**What to do:** Please give the records below back in full, exactly as shown.

**Source information:**
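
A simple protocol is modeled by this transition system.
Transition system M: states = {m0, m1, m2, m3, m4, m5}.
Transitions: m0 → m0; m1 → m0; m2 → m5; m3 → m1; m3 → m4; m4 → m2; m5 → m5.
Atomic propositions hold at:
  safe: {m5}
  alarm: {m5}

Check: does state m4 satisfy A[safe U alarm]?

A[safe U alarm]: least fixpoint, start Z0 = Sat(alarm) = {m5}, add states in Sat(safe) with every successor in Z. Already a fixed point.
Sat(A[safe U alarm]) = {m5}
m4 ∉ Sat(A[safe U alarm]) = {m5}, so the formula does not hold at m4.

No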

**Final answer:**
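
A simple protocol is modeled by this transition system.
Transition system M: states = {m0, m1, m2, m3, m4, m5}.
Transitions: m0 → m0; m1 → m0; m2 → m5; m3 → m1; m3 → m4; m4 → m2; m5 → m5.
Atomic propositions hold at:
  safe: {m5}
  alarm: {m5}

Check: does state m4 satisfy A[safe U alarm]?

A[safe U alarm]: least fixpoint, start Z0 = Sat(alarm) = {m5}, add states in Sat(safe) with every successor in Z. Already a fixed point.
Sat(A[safe U alarm]) = {m5}
m4 ∉ Sat(A[safe U alarm]) = {m5}, so the formula does not hold at m4.

No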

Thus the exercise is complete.